── Data shown
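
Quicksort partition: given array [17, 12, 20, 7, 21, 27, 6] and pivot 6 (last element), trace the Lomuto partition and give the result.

Lomuto partition with pivot = 6:

Initial array: [17, 12, 20, 7, 21, 27, 6]

arr[0]=17 > 6: no swap
arr[1]=12 > 6: no swap
arr[2]=20 > 6: no swap
arr[3]=7 > 6: no swap
arr[4]=21 > 6: no swap
arr[5]=27 > 6: no swap

Place pivot at position 0: [6, 12, 20, 7, 21, 27, 17]
Pivot position: 0

After partitioning with pivot 6, the array becomes [6, 12, 20, 7, 21, 27, 17]. The pivot is placed at index 0. All elements to the left of the pivot are <= 6, and all elements to the right are > 6.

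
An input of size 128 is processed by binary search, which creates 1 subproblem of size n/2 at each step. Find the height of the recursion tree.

For divide and conquer with division factor 2:

Problem sizes at each level:
Level 0: 128
Level 1: 64
Level 2: 32
Level 3: 16
Level 4: 8
Level 5: 4
Level 6: 2
Level 7: 1

The root is level 0 and the size-1 base case is level 7 (the tree spans levels 0 through 7, i.e. 8 levels counting the root), so the depth is the number of divisions: log_2(128) = 7

The recursion tree depth is log_2(128) = 7. At each level, the problem size is divided by 2, so it takes 7 divisions to reduce to a base case of size 1. The algorithm makes 1 recursive call at each level.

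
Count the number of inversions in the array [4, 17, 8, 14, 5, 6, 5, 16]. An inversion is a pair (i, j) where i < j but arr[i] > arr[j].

Finding inversions in [4, 17, 8, 14, 5, 6, 5, 16]:

(1, 2): arr[1]=17 > arr[2]=8
(1, 3): arr[1]=17 > arr[3]=14
(1, 4): arr[1]=17 > arr[4]=5
(1, 5): arr[1]=17 > arr[5]=6
(1, 6): arr[1]=17 > arr[6]=5
(1, 7): arr[1]=17 > arr[7]=16
(2, 4): arr[2]=8 > arr[4]=5
(2, 5): arr[2]=8 > arr[5]=6
(2, 6): arr[2]=8 > arr[6]=5
(3, 4): arr[3]=14 > arr[4]=5
(3, 5): arr[3]=14 > arr[5]=6
(3, 6): arr[3]=14 > arr[6]=5
(5, 6): arr[5]=6 > arr[6]=5

Total inversions: 13

The array has 13 inversion(s): (1,2), (1,3), (1,4), (1,5), (1,6), (1,7), (2,4), (2,5), (2,6), (3,4), (3,5), (3,6), (5,6). Each pair (i,j) satisfies i < j and arr[i] > arr[j].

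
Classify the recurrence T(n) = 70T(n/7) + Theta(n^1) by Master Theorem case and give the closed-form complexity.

Master Theorem for T(n) = 70T(n/7) + O(n^1):

a = 70, b = 7, c = 1
log_b(a) = log_7(70) = 2.1833

Case 1: c = 1 < log_7(70) = 2.1833
T(n) = O(n^(log_7 70))

For T(n) = 70T(n/7) + O(n^1): log_7(70) = 2.1833. This is Case 1 of the Master Theorem (c < log_b(a), work dominated by leaves), giving O(n^(log_7 70)).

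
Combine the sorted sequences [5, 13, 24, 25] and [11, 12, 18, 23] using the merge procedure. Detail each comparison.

Merging process:

Compare 5 vs 11: take 5 from left. Merged: [5]
Compare 13 vs 11: take 11 from right. Merged: [5, 11]
Compare 13 vs 12: take 12 from right. Merged: [5, 11, 12]
Compare 13 vs 18: take 13 from left. Merged: [5, 11, 12, 13]
Compare 24 vs 18: take 18 from right. Merged: [5, 11, 12, 13, 18]
Compare 24 vs 23: take 23 from right. Merged: [5, 11, 12, 13, 18, 23]
Append remaining from left: [24, 25]. Merged: [5, 11, 12, 13, 18, 23, 24, 25]

Final merged array: [5, 11, 12, 13, 18, 23, 24, 25]
Total comparisons: 6

The merged array is [5, 11, 12, 13, 18, 23, 24, 25], requiring 6 comparisons. The merge step runs in O(n) time where n is the total number of elements.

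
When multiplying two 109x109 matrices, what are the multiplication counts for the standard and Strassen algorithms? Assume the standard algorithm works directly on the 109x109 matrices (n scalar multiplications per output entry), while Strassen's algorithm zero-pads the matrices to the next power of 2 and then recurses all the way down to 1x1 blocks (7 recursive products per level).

Matrix multiplication for 109x109 matrices:

Strassen's algorithm requires power-of-2 dimensions. Pad 109x109 to 128x128 (next power of 2).

Standard algorithm: 109^3 = 1295029 multiplications
Strassen's algorithm: 7^(log2(128)) = 7^7 = 823543 multiplications
Savings: 1295029 - 823543 = 471486 multiplications

Standard: 1295029 multiplications (109^3). Strassen: 823543 multiplications (7^7, after padding to 128x128). Strassen reduces 8 recursive multiplications to 7 at each level.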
────
| What you are asked to do |
Take the entries above and transcribe them exactly.

| Answer to this problem |
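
Quicksort partition: given array [17, 12, 20, 7, 21, 27, 6] and pivot 6 (last element), trace the Lomuto partition and give the result.

Lomuto partition with pivot = 6:

Initial array: [17, 12, 20, 7, 21, 27, 6]

arr[0]=17 > 6: no swap
arr[1]=12 > 6: no swap
arr[2]=20 > 6: no swap
arr[3]=7 > 6: no swap
arr[4]=21 > 6: no swap
arr[5]=27 > 6: no swap

Place pivot at position 0: [6, 12, 20, 7, 21, 27, 17]
Pivot position: 0

After partitioning with pivot 6, the array becomes [6, 12, 20, 7, 21, 27, 17]. The pivot is placed at index 0. All elements to the left of the pivot are <= 6, and all elements to the right are > 6.

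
An input of size 128 is processed by binary search, which creates 1 subproblem of size n/2 at each step. Find the height of the recursion tree.

For divide and conquer with division factor 2:

Problem sizes at each level:
Level 0: 128
Level 1: 64
Level 2: 32
Level 3: 16
Level 4: 8
Level 5: 4
Level 6: 2
Level 7: 1

The root is level 0 and the size-1 base case is level 7 (the tree spans levels 0 through 7, i.e. 8 levels counting the root), so the depth is the number of divisions: log_2(128) = 7

The recursion tree depth is log_2(128) = 7. At each level, the problem size is divided by 2, so it takes 7 divisions to reduce to a base case of size 1. The algorithm makes 1 recursive call at each level.

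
Count the number of inversions in the array [4, 17, 8, 14, 5, 6, 5, 16]. An inversion is a pair (i, j) where i < j but arr[i] > arr[j].

Finding inversions in [4, 17, 8, 14, 5, 6, 5, 16]:

(1, 2): arr[1]=17 > arr[2]=8
(1, 3): arr[1]=17 > arr[3]=14
(1, 4): arr[1]=17 > arr[4]=5
(1, 5): arr[1]=17 > arr[5]=6
(1, 6): arr[1]=17 > arr[6]=5
(1, 7): arr[1]=17 > arr[7]=16
(2, 4): arr[2]=8 > arr[4]=5
(2, 5): arr[2]=8 > arr[5]=6
(2, 6): arr[2]=8 > arr[6]=5
(3, 4): arr[3]=14 > arr[4]=5
(3, 5): arr[3]=14 > arr[5]=6
(3, 6): arr[3]=14 > arr[6]=5
(5, 6): arr[5]=6 > arr[6]=5

Total inversions: 13

The array has 13 inversion(s): (1,2), (1,3), (1,4), (1,5), (1,6), (1,7), (2,4), (2,5), (2,6), (3,4), (3,5), (3,6), (5,6). Each pair (i,j) satisfies i < j and arr[i] > arr[j].

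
Classify the recurrence T(n) = 70T(n/7) + Theta(n^1) by Master Theorem case and give the closed-form complexity.

Master Theorem for T(n) = 70T(n/7) + O(n^1):

a = 70, b = 7, c = 1
log_b(a) = log_7(70) = 2.1833

Case 1: c = 1 < log_7(70) = 2.1833
T(n) = O(n^(log_7 70))

For T(n) = 70T(n/7) + O(n^1): log_7(70) = 2.1833. This is Case 1 of the Master Theorem (c < log_b(a), work dominated by leaves), giving O(n^(log_7 70)).

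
Combine the sorted sequences [5, 13, 24, 25] and [11, 12, 18, 23] using the merge procedure. Detail each comparison.

Merging process:

Compare 5 vs 11: take 5 from left. Merged: [5]
Compare 13 vs 11: take 11 from right. Merged: [5, 11]
Compare 13 vs 12: take 12 from right. Merged: [5, 11, 12]
Compare 13 vs 18: take 13 from left. Merged: [5, 11, 12, 13]
Compare 24 vs 18: take 18 from right. Merged: [5, 11, 12, 13, 18]
Compare 24 vs 23: take 23 from right. Merged: [5, 11, 12, 13, 18, 23]
Append remaining from left: [24, 25]. Merged: [5, 11, 12, 13, 18, 23, 24, 25]

Final merged array: [5, 11, 12, 13, 18, 23, 24, 25]
Total comparisons: 6

The merged array is [5, 11, 12, 13, 18, 23, 24, 25], requiring 6 comparisons. The merge step runs in O(n) time where n is the total number of elements.

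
When multiplying two 109x109 matrices, what are the multiplication counts for the standard and Strassen algorithms? Assume the standard algorithm works directly on the 109x109 matrices (n scalar multiplications per output entry), while Strassen's algorithm zero-pads the matrices to the next power of 2 and then recurses all the way down to 1x1 blocks (7 recursive products per level).

Matrix multiplication for 109x109 matrices:

Strassen's algorithm requires power-of-2 dimensions. Pad 109x109 to 128x128 (next power of 2).

Standard algorithm: 109^3 = 1295029 multiplications
Strassen's algorithm: 7^(log2(128)) = 7^7 = 823543 multiplications
Savings: 1295029 - 823543 = 471486 multiplications

Standard: 1295029 multiplications (109^3). Strassen: 823543 multiplications (7^7, after padding to 128x128). Strassen reduces 8 recursive multiplications to 7 at each level.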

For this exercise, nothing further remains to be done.